→ Work to complete
Count the lines in the data below that have "basket" in them, and reply with only that number.

→ Input data
****************

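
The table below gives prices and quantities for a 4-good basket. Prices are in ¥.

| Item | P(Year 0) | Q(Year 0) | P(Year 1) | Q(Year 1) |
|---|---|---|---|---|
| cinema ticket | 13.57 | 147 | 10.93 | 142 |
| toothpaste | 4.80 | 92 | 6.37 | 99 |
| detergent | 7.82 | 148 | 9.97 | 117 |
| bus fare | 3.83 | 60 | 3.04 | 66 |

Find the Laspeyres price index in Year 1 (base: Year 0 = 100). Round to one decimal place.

Laspeyres price index uses base-period quantities as weights.
ΣP(Year 1)·Q(Year 0) = 10.93×147 + 6.37×92 + 9.97×148 + 3.04×60 = 1606.71 + 586.04 + 1475.56 + 182.4 = 3850.71
ΣP(Year 0)·Q(Year 0) = 13.57×147 + 4.80×92 + 7.82×148 + 3.83×60 = 1994.79 + 441.6 + 1157.36 + 229.8 = 3823.55
Index = 3850.71 / 3823.55 × 100 = 100.7103

100.7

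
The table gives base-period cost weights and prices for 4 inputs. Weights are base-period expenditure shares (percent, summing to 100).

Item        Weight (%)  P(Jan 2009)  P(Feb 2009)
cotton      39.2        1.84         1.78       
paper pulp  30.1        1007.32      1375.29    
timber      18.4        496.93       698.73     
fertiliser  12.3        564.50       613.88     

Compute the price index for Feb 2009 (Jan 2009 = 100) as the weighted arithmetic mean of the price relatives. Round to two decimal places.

118.27

cotton: 39.2 × (1.78/1.84) = 39.2 × 0.967391 = 37.9217
paper pulp: 30.1 × (1375.29/1007.32) = 30.1 × 1.365296 = 41.0954
timber: 18.4 × (698.73/496.93) = 18.4 × 1.406093 = 25.8721
fertiliser: 12.3 × (613.88/564.50) = 12.3 × 1.087476 = 13.3760
Index = Σ wᵢ·(p₁ᵢ/p₀ᵢ) = 37.9217 + 41.0954 + 25.8721 + 13.3760 = 118.2652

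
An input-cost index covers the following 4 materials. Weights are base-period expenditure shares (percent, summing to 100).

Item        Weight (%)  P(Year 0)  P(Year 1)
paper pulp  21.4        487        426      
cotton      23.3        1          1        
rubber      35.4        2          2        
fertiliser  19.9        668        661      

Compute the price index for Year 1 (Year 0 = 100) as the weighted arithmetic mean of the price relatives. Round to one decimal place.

97.1

paper pulp: 21.4 × (426/487) = 21.4 × 0.874743 = 18.7195
cotton: 23.3 × (1/1) = 23.3 × 1.000000 = 23.3000
rubber: 35.4 × (2/2) = 35.4 × 1.000000 = 35.4000
fertiliser: 19.9 × (661/668) = 19.9 × 0.989521 = 19.6915
Index = Σ wᵢ·(p₁ᵢ/p₀ᵢ) = 18.7195 + 23.3000 + 35.4000 + 19.6915 = 97.1110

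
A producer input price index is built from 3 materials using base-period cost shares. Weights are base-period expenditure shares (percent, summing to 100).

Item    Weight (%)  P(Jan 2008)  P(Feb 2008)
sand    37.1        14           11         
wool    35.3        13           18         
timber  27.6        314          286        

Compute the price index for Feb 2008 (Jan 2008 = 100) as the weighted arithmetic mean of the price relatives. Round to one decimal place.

sand: 37.1 × (11/14) = 37.1 × 0.785714 = 29.1500
wool: 35.3 × (18/13) = 35.3 × 1.384615 = 48.8769
timber: 27.6 × (286/314) = 27.6 × 0.910828 = 25.1389
Index = Σ wᵢ·(p₁ᵢ/p₀ᵢ) = 29.1500 + 48.8769 + 25.1389 = 103.1658

103.2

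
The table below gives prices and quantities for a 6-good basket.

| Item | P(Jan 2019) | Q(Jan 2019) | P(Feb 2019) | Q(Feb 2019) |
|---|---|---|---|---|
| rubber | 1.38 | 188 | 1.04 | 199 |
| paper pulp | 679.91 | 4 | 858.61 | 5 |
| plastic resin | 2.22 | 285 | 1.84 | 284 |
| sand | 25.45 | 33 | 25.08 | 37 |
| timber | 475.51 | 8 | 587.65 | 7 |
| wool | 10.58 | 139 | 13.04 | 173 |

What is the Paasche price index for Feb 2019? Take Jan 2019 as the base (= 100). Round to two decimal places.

Paasche price index uses current-period quantities as weights.
ΣP(Feb 2019)·Q(Feb 2019) = 1.04×199 + 858.61×5 + 1.84×284 + 25.08×37 + 587.65×7 + 13.04×173 = 206.96 + 4293.05 + 522.56 + 927.96 + 4113.55 + 2255.92 = 12320
ΣP(Jan 2019)·Q(Feb 2019) = 1.38×199 + 679.91×5 + 2.22×284 + 25.45×37 + 475.51×7 + 10.58×173 = 274.62 + 3399.55 + 630.48 + 941.65 + 3328.57 + 1830.34 = 10405.21
Index = 12320 / 10405.21 × 100 = 118.4022

118.40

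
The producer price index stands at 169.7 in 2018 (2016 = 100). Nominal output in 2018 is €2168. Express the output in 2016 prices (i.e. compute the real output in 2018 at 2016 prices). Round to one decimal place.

1277.5

Real = Nominal ÷ (Index/100) = 2168 ÷ (169.7/100)
     = 2168 ÷ 1.697 = 1277.5486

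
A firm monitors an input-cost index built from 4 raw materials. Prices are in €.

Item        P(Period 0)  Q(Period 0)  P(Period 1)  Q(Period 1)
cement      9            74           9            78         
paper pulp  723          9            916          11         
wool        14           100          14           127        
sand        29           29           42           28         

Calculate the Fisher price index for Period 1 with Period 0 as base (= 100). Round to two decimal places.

122.29

Laspeyres component (base-period weights):
ΣP(Period 1)Q(Period 0) = 9×74 + 916×9 + 14×100 + 42×29 = 666 + 8244 + 1400 + 1218 = 11528
ΣP(Period 0)Q(Period 0) = 9×74 + 723×9 + 14×100 + 29×29 = 666 + 6507 + 1400 + 841 = 9414
L = 11528 / 9414 × 100 = 122.4559
Paasche component (current-period weights):
ΣP(Period 1)Q(Period 1) = 9×78 + 916×11 + 14×127 + 42×28 = 702 + 10076 + 1778 + 1176 = 13732
ΣP(Period 0)Q(Period 1) = 9×78 + 723×11 + 14×127 + 29×28 = 702 + 7953 + 1778 + 812 = 11245
P = 13732 / 11245 × 100 = 122.1165
Fisher = √(L × P) = √(122.4559 × 122.1165) = 122.2861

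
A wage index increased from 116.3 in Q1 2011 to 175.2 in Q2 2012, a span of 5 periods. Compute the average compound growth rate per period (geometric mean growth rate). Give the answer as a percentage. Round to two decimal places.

8.54%

Growth factor = (175.2/116.3)^(1/5) = (1.506449)^(1/5) = 1.085403
Growth rate = 1.085403 − 1 = 0.085403 = 8.5403%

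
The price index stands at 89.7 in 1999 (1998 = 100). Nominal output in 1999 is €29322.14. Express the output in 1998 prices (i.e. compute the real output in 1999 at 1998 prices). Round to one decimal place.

Real = Nominal ÷ (Index/100) = 29322.14 ÷ (89.7/100)
     = 29322.14 ÷ 0.897 = 32689.1193

32689.1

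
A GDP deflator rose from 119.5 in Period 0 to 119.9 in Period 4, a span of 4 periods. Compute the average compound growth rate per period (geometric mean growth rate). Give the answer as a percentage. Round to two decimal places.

0.08%

Growth factor = (119.9/119.5)^(1/4) = (1.003347)^(1/4) = 1.000836
Growth rate = 1.000836 − 1 = 0.000836 = 0.0836%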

****************

→ Task answer
2